╭──
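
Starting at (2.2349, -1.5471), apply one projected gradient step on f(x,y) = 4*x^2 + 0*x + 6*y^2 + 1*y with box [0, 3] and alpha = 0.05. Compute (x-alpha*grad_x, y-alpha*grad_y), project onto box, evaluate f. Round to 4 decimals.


Step 1: Compute gradient at (2.2349, -1.5471).
grad_x = 2*4*2.2349 + 0 = 17.8792
grad_y = 2*6*-1.5471 + 1 = -17.5652
Step 2: Gradient step.
x_raw = 2.2349 - 0.05*17.8792 = 1.3409
y_raw = -1.5471 - 0.05*-17.5652 = -0.6688
Step 3: Project onto [0, 3].
x_proj = clip(1.3409) = 1.3409
y_proj = clip(-0.6688) = 0.0
Step 4: Evaluate f.
f(1.3409, 0.0) = 7.1925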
╰──
Directions: Transcribe all of the data, keeping every line identical.

Written solution:
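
Starting at (2.2349, -1.5471), apply one projected gradient step on f(x,y) = 4*x^2 + 0*x + 6*y^2 + 1*y with box [0, 3] and alpha = 0.05. Compute (x-alpha*grad_x, y-alpha*grad_y), project onto box, evaluate f. Round to 4 decimals.


Step 1: Compute gradient at (2.2349, -1.5471).
grad_x = 2*4*2.2349 + 0 = 17.8792
grad_y = 2*6*-1.5471 + 1 = -17.5652
Step 2: Gradient step.
x_raw = 2.2349 - 0.05*17.8792 = 1.3409
y_raw = -1.5471 - 0.05*-17.5652 = -0.6688
Step 3: Project onto [0, 3].
x_proj = clip(1.3409) = 1.3409
y_proj = clip(-0.6688) = 0.0
Step 4: Evaluate f.
f(1.3409, 0.0) = 7.1925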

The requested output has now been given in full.